_Dataset extract_.
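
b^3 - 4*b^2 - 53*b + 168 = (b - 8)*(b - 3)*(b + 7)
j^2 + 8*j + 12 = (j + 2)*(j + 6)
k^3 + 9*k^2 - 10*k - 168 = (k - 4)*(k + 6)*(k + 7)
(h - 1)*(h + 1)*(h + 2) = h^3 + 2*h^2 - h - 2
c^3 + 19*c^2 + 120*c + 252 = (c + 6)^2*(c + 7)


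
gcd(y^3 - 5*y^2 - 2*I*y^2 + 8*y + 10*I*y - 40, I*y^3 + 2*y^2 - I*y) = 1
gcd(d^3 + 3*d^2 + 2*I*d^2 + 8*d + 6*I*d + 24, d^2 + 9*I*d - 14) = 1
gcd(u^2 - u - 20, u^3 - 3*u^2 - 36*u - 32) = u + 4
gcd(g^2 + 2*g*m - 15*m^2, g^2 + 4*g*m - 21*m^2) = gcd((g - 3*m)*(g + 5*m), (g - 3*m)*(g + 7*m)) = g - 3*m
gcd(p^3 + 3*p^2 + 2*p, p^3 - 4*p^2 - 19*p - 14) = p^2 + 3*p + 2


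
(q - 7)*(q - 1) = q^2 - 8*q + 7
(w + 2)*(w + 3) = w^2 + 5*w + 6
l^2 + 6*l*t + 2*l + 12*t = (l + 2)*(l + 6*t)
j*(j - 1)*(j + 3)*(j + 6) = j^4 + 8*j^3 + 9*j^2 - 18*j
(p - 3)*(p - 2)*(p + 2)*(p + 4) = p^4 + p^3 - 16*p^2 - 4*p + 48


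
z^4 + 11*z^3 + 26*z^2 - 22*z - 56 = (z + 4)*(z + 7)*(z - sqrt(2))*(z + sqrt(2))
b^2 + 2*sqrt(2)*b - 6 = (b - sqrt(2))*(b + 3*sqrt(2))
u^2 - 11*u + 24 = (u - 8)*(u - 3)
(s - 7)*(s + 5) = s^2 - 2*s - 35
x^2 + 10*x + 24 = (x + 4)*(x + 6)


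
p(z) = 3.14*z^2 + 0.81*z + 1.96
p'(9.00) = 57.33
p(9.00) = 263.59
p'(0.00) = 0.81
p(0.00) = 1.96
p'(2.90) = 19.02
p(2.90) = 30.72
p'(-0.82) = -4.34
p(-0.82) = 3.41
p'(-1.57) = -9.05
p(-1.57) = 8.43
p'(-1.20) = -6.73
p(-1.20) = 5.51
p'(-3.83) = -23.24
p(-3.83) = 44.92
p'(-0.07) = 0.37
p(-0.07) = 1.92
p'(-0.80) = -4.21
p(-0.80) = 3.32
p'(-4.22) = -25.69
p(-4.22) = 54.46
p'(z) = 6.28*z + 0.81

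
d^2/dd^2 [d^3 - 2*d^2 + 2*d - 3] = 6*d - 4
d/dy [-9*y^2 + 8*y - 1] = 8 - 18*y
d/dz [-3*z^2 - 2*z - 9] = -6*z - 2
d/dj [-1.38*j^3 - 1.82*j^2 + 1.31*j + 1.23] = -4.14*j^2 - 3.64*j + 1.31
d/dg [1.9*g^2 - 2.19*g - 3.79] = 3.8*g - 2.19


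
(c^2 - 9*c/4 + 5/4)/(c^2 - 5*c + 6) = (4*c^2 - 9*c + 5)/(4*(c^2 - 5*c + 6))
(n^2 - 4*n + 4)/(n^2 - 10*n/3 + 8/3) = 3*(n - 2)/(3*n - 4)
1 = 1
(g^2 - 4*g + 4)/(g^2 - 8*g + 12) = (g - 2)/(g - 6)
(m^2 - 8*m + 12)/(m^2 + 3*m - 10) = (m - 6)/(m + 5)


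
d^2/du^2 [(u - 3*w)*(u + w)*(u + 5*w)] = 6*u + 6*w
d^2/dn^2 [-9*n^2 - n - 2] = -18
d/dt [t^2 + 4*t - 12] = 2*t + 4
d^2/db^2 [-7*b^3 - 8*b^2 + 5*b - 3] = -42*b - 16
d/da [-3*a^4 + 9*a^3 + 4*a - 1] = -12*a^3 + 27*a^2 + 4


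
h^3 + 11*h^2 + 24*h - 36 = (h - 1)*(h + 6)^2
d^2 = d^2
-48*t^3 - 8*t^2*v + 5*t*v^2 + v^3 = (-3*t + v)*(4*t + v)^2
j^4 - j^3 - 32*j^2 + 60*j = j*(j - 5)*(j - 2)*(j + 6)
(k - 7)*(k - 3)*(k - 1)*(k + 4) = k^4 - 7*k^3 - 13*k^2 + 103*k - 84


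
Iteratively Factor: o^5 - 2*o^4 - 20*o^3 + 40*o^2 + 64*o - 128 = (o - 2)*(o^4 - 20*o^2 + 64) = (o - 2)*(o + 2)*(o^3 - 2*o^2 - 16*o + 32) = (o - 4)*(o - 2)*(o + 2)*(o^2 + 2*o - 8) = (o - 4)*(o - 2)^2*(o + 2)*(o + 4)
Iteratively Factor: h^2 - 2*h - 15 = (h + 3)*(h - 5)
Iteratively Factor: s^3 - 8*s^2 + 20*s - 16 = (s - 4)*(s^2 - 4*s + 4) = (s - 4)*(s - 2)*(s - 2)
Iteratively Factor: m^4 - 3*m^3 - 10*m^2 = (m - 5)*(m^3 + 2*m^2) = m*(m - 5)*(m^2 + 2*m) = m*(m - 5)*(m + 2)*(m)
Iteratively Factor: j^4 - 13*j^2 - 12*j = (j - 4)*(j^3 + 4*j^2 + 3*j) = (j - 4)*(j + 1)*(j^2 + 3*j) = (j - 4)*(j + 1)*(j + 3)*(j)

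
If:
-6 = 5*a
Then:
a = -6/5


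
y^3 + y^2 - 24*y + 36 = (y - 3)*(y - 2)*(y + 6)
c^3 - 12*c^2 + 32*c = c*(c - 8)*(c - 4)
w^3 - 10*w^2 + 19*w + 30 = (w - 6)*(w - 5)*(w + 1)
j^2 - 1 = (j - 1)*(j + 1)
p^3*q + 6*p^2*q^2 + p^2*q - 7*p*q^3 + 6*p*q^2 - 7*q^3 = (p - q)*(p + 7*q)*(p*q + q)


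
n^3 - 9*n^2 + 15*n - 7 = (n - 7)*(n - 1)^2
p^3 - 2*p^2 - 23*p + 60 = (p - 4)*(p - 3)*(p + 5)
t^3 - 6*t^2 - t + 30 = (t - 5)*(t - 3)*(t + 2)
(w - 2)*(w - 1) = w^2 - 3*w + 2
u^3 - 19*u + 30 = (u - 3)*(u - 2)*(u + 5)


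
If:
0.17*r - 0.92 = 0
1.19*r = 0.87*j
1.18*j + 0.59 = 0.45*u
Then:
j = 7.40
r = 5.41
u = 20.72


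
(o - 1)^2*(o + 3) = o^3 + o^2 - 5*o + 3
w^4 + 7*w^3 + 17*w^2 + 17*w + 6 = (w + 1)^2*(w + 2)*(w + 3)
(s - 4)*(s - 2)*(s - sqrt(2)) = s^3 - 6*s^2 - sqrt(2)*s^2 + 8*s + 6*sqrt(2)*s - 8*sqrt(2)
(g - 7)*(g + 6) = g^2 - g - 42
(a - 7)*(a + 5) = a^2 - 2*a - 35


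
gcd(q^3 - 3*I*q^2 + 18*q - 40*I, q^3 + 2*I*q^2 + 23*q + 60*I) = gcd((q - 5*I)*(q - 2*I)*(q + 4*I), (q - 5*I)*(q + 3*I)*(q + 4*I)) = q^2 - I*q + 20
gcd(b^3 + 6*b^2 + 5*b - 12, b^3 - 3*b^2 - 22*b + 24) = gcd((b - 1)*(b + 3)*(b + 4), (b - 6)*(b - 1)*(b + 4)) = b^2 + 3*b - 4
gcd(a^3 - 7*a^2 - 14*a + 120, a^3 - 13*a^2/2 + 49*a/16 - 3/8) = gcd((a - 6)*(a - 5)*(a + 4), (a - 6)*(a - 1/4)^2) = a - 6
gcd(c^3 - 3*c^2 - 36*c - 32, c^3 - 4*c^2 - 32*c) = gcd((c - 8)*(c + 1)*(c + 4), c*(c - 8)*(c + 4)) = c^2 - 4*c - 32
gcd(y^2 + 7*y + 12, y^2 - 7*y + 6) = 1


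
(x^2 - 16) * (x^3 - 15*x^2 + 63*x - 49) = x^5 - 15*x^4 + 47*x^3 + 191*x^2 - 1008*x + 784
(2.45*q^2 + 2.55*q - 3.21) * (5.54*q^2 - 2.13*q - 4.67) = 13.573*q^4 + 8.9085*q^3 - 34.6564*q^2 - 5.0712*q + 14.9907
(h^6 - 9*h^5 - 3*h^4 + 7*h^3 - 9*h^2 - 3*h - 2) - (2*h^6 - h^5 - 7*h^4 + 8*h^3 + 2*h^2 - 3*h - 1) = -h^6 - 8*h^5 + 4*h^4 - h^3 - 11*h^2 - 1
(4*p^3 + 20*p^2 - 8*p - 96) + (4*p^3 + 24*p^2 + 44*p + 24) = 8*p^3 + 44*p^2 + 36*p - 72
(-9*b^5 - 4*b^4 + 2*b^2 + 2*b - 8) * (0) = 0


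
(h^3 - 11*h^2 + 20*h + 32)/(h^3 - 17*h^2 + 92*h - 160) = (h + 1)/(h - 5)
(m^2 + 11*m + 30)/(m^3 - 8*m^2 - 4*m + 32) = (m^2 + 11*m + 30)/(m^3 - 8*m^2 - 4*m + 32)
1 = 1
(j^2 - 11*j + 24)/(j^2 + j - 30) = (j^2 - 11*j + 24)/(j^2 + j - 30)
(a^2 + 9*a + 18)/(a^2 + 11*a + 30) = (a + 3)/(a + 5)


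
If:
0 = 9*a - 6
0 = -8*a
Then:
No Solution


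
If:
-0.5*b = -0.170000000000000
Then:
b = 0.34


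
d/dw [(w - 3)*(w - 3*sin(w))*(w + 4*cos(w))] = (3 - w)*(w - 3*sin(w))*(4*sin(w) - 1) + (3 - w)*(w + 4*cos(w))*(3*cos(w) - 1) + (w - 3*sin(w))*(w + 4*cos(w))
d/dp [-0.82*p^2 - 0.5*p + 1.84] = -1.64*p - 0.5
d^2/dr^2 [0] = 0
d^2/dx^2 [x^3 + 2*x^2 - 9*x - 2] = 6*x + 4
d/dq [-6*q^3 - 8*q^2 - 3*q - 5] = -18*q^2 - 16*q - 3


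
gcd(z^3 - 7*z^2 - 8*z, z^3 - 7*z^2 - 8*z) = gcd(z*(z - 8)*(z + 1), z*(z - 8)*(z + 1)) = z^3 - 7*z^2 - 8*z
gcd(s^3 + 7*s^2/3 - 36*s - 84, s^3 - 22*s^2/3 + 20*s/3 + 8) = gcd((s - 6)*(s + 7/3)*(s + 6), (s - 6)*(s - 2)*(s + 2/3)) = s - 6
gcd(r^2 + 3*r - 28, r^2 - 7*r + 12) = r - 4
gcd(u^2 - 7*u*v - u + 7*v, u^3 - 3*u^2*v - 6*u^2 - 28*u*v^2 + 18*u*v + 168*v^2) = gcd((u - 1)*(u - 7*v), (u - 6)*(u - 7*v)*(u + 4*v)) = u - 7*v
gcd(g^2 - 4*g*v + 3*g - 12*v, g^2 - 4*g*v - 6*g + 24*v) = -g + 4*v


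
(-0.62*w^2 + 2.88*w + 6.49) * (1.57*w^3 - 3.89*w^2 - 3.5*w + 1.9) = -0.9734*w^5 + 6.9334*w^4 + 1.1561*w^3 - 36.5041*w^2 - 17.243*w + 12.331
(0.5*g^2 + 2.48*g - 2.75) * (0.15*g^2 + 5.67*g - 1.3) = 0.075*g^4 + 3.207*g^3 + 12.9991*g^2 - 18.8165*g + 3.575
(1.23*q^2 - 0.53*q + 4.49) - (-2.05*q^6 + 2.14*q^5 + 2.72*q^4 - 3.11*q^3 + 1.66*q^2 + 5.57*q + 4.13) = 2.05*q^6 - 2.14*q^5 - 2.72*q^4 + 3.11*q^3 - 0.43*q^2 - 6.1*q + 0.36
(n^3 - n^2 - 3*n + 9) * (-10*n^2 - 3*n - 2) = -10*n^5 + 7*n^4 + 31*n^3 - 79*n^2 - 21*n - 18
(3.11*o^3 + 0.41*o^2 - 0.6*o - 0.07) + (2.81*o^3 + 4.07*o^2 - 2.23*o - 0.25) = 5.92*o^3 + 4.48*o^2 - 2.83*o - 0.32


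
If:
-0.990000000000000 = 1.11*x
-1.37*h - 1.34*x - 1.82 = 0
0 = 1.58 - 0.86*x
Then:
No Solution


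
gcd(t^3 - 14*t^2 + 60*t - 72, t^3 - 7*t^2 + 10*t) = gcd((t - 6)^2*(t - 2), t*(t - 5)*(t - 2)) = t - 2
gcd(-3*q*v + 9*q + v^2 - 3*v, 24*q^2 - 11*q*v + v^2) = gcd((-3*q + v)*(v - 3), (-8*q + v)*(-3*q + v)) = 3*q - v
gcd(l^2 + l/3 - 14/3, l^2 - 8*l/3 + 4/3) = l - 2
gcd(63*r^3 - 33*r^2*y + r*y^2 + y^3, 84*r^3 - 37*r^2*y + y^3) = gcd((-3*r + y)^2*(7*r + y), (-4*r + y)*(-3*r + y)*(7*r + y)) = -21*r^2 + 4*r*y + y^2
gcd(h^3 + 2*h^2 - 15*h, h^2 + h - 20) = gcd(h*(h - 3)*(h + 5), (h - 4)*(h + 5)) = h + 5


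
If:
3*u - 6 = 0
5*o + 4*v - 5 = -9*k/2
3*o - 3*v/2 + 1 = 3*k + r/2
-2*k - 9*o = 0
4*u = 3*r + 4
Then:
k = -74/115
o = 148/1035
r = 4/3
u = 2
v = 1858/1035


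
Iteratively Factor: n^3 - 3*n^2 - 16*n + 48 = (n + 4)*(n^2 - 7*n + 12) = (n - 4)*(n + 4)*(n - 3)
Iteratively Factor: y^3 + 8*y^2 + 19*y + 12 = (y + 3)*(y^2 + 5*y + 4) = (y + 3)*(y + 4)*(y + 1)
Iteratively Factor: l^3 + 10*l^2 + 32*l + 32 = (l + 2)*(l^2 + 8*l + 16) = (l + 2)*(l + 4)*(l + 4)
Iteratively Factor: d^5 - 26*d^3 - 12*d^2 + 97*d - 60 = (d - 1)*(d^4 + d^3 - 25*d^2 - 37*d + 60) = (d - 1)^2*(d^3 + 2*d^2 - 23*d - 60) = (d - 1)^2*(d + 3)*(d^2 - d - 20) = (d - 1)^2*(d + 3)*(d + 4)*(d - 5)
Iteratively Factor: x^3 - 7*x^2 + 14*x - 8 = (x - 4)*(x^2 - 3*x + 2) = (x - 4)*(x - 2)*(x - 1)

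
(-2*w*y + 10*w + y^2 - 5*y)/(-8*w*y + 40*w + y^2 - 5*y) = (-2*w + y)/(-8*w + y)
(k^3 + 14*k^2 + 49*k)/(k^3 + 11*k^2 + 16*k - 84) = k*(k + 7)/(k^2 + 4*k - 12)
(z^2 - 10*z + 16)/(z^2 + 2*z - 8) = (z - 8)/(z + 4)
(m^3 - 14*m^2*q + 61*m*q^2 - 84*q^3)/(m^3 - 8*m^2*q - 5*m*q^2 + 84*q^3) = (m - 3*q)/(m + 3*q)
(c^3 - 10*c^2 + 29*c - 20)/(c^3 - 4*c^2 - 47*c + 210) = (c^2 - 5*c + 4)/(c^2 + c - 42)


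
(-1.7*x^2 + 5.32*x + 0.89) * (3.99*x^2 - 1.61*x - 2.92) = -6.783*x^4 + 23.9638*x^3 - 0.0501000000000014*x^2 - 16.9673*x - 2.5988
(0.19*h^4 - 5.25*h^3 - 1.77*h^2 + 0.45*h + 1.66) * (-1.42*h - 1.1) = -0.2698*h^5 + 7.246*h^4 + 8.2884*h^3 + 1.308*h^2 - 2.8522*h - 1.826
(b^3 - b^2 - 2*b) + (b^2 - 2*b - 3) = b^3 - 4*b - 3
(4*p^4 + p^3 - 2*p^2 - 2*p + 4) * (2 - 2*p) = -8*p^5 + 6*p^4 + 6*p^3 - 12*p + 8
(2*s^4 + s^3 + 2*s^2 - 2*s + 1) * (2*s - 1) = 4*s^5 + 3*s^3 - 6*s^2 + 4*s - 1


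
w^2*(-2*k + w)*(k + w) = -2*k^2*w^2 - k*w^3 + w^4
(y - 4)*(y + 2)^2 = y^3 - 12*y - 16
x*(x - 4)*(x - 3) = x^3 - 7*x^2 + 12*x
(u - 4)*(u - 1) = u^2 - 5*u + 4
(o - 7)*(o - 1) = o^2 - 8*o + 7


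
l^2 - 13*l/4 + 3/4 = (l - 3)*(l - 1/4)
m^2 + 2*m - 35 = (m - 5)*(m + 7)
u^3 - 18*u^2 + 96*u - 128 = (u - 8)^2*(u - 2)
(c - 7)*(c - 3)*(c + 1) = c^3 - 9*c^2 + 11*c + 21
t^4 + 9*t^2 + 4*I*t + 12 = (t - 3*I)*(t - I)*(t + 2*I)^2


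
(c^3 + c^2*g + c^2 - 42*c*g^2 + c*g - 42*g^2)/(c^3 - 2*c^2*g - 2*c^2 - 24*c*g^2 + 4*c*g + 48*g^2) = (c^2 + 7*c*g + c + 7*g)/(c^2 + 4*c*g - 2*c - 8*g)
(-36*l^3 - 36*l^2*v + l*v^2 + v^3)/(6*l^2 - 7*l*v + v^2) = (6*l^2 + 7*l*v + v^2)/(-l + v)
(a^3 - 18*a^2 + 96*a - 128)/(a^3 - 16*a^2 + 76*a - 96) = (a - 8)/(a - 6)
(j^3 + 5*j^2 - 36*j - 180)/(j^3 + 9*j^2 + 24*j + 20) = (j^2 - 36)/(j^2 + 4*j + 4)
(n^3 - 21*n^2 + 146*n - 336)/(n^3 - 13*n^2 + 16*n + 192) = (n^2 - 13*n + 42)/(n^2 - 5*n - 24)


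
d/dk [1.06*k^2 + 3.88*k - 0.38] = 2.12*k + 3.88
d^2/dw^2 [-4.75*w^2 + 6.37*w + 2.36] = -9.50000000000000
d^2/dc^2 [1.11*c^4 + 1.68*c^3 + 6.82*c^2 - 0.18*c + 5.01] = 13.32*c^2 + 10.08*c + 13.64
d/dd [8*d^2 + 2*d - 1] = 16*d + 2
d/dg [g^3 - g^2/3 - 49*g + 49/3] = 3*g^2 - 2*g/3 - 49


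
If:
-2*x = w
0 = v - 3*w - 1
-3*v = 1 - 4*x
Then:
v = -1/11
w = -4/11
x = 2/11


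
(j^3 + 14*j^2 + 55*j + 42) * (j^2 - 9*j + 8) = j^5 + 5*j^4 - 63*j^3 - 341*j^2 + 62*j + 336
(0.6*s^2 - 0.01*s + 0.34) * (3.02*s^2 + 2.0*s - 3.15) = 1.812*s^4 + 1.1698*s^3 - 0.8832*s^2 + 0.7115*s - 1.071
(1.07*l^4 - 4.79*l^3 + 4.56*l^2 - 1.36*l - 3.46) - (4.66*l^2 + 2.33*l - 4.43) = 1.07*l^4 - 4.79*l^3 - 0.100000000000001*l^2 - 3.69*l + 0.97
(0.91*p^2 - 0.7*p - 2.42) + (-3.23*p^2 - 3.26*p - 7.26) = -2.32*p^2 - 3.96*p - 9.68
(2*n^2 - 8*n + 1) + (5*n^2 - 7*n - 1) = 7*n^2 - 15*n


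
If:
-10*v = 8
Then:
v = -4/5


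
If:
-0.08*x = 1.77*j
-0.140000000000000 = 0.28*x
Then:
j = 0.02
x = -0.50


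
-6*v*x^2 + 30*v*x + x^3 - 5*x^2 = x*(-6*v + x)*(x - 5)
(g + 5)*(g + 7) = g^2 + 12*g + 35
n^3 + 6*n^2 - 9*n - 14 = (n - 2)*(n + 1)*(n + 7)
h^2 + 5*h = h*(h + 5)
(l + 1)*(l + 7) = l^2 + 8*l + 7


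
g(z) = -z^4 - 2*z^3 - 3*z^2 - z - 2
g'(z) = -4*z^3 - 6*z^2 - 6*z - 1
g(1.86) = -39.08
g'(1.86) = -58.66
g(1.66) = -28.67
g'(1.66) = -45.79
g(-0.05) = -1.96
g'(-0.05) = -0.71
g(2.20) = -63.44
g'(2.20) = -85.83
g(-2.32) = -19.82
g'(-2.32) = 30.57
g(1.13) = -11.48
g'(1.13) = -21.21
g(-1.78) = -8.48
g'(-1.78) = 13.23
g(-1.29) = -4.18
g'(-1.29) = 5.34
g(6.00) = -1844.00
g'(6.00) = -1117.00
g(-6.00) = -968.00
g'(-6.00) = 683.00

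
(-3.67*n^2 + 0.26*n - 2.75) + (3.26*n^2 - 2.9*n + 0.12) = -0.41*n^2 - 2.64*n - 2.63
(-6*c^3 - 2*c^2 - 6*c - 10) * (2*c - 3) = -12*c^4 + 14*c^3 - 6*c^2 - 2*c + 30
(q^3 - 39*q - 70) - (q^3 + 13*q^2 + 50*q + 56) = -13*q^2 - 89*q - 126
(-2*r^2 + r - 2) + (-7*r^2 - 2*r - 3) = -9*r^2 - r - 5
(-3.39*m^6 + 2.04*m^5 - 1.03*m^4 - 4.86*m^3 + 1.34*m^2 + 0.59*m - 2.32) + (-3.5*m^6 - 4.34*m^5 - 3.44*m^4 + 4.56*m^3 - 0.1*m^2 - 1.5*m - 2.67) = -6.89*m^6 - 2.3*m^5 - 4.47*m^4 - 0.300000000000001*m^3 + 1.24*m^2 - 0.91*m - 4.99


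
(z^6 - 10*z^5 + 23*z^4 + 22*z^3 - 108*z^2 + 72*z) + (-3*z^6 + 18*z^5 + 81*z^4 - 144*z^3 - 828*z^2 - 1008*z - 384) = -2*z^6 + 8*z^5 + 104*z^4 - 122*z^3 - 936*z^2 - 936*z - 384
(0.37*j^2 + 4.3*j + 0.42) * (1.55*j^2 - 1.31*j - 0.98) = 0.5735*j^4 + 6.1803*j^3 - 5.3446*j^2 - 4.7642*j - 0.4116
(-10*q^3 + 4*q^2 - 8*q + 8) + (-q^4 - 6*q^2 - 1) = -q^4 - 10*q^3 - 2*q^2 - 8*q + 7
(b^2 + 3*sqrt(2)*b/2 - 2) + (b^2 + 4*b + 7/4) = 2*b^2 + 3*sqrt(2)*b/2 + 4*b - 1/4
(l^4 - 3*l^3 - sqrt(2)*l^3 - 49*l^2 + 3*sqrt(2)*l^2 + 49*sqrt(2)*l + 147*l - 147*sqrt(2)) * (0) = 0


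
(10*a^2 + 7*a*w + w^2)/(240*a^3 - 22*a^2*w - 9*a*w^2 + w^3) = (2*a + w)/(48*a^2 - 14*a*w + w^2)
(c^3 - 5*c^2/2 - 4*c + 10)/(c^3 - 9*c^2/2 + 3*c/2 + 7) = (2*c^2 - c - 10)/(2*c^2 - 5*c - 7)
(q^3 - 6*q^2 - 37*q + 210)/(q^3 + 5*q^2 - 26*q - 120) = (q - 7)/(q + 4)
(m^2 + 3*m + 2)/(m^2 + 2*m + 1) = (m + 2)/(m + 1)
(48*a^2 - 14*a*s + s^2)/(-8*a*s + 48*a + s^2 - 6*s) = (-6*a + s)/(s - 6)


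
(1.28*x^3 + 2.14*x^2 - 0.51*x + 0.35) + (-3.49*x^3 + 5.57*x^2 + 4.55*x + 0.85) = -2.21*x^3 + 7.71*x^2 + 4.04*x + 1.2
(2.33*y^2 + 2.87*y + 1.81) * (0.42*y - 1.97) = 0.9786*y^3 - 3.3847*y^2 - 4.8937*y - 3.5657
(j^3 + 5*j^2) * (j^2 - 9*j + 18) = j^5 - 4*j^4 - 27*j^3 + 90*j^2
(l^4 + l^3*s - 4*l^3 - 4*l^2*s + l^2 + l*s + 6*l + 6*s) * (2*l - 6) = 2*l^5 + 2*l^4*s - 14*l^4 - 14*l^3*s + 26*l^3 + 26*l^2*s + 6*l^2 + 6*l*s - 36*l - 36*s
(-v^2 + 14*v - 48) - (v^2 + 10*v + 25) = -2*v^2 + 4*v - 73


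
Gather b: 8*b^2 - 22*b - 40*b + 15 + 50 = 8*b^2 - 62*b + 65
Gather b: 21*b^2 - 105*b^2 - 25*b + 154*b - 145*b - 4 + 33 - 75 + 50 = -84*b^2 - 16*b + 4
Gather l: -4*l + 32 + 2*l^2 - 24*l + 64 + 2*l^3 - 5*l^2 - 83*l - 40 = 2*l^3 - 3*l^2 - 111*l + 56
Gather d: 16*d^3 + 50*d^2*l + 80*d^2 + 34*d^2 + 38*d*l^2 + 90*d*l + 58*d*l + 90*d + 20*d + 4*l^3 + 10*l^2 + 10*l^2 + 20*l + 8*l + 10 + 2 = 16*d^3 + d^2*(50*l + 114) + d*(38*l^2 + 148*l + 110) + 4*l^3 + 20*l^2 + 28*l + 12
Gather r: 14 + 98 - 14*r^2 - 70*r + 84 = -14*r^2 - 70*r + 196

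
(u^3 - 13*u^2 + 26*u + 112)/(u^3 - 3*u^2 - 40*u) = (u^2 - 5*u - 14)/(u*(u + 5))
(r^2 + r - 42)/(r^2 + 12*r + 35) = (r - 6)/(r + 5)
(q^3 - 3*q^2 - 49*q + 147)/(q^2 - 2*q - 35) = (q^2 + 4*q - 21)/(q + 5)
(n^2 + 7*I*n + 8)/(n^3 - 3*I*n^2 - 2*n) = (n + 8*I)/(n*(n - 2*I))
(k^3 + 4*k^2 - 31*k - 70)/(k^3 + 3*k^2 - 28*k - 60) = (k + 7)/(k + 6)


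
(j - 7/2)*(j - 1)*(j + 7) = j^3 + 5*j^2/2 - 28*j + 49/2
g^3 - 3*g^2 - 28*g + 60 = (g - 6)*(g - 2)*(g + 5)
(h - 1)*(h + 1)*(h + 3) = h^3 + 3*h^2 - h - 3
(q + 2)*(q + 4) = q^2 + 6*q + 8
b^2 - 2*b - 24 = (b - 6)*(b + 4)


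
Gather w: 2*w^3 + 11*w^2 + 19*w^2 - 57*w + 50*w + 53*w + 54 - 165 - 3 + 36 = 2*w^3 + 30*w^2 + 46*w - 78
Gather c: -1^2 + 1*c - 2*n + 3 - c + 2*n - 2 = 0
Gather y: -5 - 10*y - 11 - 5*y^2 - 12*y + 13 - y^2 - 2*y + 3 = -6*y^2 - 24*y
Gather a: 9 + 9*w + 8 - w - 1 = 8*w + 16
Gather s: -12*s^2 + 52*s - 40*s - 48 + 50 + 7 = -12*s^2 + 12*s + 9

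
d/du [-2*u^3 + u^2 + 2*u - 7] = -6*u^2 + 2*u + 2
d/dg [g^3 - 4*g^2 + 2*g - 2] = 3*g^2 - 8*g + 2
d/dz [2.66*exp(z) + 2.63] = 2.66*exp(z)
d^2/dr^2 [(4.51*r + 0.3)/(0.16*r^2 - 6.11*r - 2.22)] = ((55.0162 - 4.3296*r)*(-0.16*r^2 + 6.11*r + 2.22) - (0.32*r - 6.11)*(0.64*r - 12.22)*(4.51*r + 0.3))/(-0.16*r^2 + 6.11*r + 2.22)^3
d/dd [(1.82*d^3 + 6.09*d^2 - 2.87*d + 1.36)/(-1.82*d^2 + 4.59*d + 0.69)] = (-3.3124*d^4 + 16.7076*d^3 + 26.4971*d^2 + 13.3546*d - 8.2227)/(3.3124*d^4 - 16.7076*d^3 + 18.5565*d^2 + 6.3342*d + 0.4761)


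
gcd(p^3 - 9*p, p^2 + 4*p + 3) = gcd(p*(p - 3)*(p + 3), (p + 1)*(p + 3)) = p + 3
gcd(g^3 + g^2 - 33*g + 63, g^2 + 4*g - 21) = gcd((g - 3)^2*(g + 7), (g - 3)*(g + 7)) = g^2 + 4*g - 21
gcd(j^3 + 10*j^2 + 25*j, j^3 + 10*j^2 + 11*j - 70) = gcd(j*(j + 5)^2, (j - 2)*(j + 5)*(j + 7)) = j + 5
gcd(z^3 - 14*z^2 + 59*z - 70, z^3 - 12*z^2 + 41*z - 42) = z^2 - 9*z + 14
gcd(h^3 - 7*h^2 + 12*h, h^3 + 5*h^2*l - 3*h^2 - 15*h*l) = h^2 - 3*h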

_What is required_.
Within the data, count the lines that hold the word "sqrt". Answer with the figure and nothing more.

_Solution to the problem_.
5